- **Your task**
Once you have read the records below, print them again exactly as they stand.

Dataset entries
*** Block opens ***
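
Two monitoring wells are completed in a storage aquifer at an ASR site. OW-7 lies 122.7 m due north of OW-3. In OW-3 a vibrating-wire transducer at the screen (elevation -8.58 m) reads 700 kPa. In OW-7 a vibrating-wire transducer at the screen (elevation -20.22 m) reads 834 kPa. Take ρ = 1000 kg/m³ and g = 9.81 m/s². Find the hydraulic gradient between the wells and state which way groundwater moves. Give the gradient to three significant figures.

Pressure head at OW-3: ψ = P/(ρg) = 700×1000 / (1000 × 9.81) = 71.36 m.
Total head at OW-3: h = z + ψ = -8.58 + 71.36 = 62.78 m.
Pressure head at OW-7: ψ = P/(ρg) = 834×1000 / (1000 × 9.81) = 85.02 m.
Total head at OW-7: h = z + ψ = -20.22 + 85.02 = 64.80 m.
Head difference: h(OW-3) − h(OW-7) = 62.78 − 64.80 = -2.02 m.
Hydraulic gradient: i = |Δh| / L = 2.02 / 122.7 = 0.0165.
Flow is from higher to lower head: from OW-7 toward OW-3, i.e. toward the south.

i ≈ 0.0165; groundwater flows toward the south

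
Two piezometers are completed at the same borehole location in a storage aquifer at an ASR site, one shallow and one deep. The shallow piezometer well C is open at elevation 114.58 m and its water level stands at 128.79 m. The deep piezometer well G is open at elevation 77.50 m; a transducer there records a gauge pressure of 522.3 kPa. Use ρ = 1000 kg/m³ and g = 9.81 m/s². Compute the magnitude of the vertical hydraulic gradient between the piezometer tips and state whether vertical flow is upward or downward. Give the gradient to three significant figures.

Total head at well C: h = 128.79 m (water level in the standpipe).
Pressure head at well G: ψ = P/(ρg) = 522.3×1000 / (1000 × 9.81) = 53.24 m.
Total head at well G: h = z + ψ = 77.50 + 53.24 = 130.74 m.
Δh = h(well C) − h(well G) = 128.79 − 130.74 = -1.95 m.
Vertical separation Δz = 114.58 − 77.50 = 37.08 m.
|i_v| = |Δh| / Δz = 1.95 / 37.08 = 0.0526.
Head is higher in the deep piezometer, so vertical flow is upward (discharge condition).

|i_v| ≈ 0.0526; vertical flow is upward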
*** Block closes ***
- **Answer**
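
Two monitoring wells are completed in a storage aquifer at an ASR site. OW-7 lies 122.7 m due north of OW-3. In OW-3 a vibrating-wire transducer at the screen (elevation -8.58 m) reads 700 kPa. In OW-7 a vibrating-wire transducer at the screen (elevation -20.22 m) reads 834 kPa. Take ρ = 1000 kg/m³ and g = 9.81 m/s². Find the hydraulic gradient between the wells and state which way groundwater moves. Give the gradient to three significant figures.

Pressure head at OW-3: ψ = P/(ρg) = 700×1000 / (1000 × 9.81) = 71.36 m.
Total head at OW-3: h = z + ψ = -8.58 + 71.36 = 62.78 m.
Pressure head at OW-7: ψ = P/(ρg) = 834×1000 / (1000 × 9.81) = 85.02 m.
Total head at OW-7: h = z + ψ = -20.22 + 85.02 = 64.80 m.
Head difference: h(OW-3) − h(OW-7) = 62.78 − 64.80 = -2.02 m.
Hydraulic gradient: i = |Δh| / L = 2.02 / 122.7 = 0.0165.
Flow is from higher to lower head: from OW-7 toward OW-3, i.e. toward the south.

i ≈ 0.0165; groundwater flows toward the south

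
Two piezometers are completed at the same borehole location in a storage aquifer at an ASR site, one shallow and one deep. The shallow piezometer well C is open at elevation 114.58 m and its water level stands at 128.79 m. The deep piezometer well G is open at elevation 77.50 m; a transducer there records a gauge pressure of 522.3 kPa. Use ρ = 1000 kg/m³ and g = 9.81 m/s². Compute the magnitude of the vertical hydraulic gradient between the piezometer tips and state whether vertical flow is upward or downward. Give the gradient to three significant figures.

Total head at well C: h = 128.79 m (water level in the standpipe).
Pressure head at well G: ψ = P/(ρg) = 522.3×1000 / (1000 × 9.81) = 53.24 m.
Total head at well G: h = z + ψ = 77.50 + 53.24 = 130.74 m.
Δh = h(well C) − h(well G) = 128.79 − 130.74 = -1.95 m.
Vertical separation Δz = 114.58 − 77.50 = 37.08 m.
|i_v| = |Δh| / Δz = 1.95 / 37.08 = 0.0526.
Head is higher in the deep piezometer, so vertical flow is upward (discharge condition).

|i_v| ≈ 0.0526; vertical flow is upward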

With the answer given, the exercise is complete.